*RECORDS PROVIDED*:
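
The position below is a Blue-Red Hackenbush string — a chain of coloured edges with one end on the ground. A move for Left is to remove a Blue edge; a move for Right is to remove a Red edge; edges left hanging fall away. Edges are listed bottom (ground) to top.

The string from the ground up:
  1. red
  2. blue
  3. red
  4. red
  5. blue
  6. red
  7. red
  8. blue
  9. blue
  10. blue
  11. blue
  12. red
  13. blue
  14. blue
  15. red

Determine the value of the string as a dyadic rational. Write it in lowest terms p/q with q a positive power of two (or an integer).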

*ASSIGNED TASK*: What are the lines from the one with "The string from" through the end of the records above? Set them down exactly, both ends included, and nothing else.

*FINISHED EXERCISE*:
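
The string from the ground up:
  1. red
  2. blue
  3. red
  4. red
  5. blue
  6. red
  7. red
  8. blue
  9. blue
  10. blue
  11. blue
  12. red
  13. blue
  14. blue
  15. red

Determine the value of the string as a dyadic rational. Write it in lowest terms p/q with q a positive power of two (or an integer).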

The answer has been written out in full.